**PROBLEM REQUIREMENTS**
Once you have read the listing below, output it again exactly.

**DATA EXTRACT**
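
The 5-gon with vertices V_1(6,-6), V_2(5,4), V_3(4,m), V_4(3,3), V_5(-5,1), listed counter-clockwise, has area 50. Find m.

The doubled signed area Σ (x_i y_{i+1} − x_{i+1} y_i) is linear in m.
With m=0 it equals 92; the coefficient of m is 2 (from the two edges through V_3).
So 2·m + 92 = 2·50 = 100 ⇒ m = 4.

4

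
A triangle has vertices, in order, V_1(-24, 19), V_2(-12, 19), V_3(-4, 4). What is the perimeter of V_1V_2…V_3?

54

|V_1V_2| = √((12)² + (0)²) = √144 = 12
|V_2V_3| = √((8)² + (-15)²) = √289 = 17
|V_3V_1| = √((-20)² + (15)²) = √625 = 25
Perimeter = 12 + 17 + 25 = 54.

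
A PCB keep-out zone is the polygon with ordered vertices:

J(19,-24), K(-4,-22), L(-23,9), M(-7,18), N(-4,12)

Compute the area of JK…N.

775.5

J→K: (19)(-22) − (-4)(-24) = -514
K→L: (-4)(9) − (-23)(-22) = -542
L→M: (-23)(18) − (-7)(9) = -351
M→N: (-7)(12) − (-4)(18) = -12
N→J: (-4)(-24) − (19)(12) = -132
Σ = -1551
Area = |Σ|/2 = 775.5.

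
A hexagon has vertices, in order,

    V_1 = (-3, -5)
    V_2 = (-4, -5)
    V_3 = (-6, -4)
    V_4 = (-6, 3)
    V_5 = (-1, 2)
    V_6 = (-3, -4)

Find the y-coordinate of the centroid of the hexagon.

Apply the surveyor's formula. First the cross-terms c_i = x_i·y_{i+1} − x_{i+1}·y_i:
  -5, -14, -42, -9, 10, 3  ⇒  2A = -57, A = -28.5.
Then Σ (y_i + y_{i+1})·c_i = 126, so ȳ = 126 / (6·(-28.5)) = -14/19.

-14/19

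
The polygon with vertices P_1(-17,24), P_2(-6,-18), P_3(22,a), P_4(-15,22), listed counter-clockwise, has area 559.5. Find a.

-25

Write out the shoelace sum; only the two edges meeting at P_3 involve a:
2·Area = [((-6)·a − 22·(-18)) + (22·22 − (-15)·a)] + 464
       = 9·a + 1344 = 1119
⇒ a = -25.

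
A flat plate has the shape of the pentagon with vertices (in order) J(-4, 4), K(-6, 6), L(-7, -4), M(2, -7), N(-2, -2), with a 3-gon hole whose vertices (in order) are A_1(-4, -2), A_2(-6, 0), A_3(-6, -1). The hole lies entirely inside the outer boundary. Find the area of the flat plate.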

**COMPLETED TASK**
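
The 5-gon with vertices V_1(6,-6), V_2(5,4), V_3(4,m), V_4(3,3), V_5(-5,1), listed counter-clockwise, has area 50. Find m.

The doubled signed area Σ (x_i y_{i+1} − x_{i+1} y_i) is linear in m.
With m=0 it equals 92; the coefficient of m is 2 (from the two edges through V_3).
So 2·m + 92 = 2·50 = 100 ⇒ m = 4.

4

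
A triangle has vertices, in order, V_1(-24, 19), V_2(-12, 19), V_3(-4, 4). What is the perimeter of V_1V_2…V_3?

54

|V_1V_2| = √((12)² + (0)²) = √144 = 12
|V_2V_3| = √((8)² + (-15)²) = √289 = 17
|V_3V_1| = √((-20)² + (15)²) = √625 = 25
Perimeter = 12 + 17 + 25 = 54.

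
A PCB keep-out zone is the polygon with ordered vertices:

J(19,-24), K(-4,-22), L(-23,9), M(-7,18), N(-4,12)

Compute the area of JK…N.

775.5

J→K: (19)(-22) − (-4)(-24) = -514
K→L: (-4)(9) − (-23)(-22) = -542
L→M: (-23)(18) − (-7)(9) = -351
M→N: (-7)(12) − (-4)(18) = -12
N→J: (-4)(-24) − (19)(12) = -132
Σ = -1551
Area = |Σ|/2 = 775.5.

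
A hexagon has vertices, in order,

    V_1 = (-3, -5)
    V_2 = (-4, -5)
    V_3 = (-6, -4)
    V_4 = (-6, 3)
    V_5 = (-1, 2)
    V_6 = (-3, -4)

Find the y-coordinate of the centroid of the hexagon.

Apply the surveyor's formula. First the cross-terms c_i = x_i·y_{i+1} − x_{i+1}·y_i:
  -5, -14, -42, -9, 10, 3  ⇒  2A = -57, A = -28.5.
Then Σ (y_i + y_{i+1})·c_i = 126, so ȳ = 126 / (6·(-28.5)) = -14/19.

-14/19

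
The polygon with vertices P_1(-17,24), P_2(-6,-18), P_3(22,a), P_4(-15,22), listed counter-clockwise, has area 559.5. Find a.

-25

Write out the shoelace sum; only the two edges meeting at P_3 involve a:
2·Area = [((-6)·a − 22·(-18)) + (22·22 − (-15)·a)] + 464
       = 9·a + 1344 = 1119
⇒ a = -25.

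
A flat plate has the shape of the pentagon with vertices (in order) J(-4, 4), K(-6, 6), L(-7, -4), M(2, -7), N(-2, -2), with a 3-gon hole whose vertices (in order) are A_1(-4, -2), A_2(-6, 0), A_3(-6, -1). The hole lies entirely inside the outer boundary. Find the area of the flat plate.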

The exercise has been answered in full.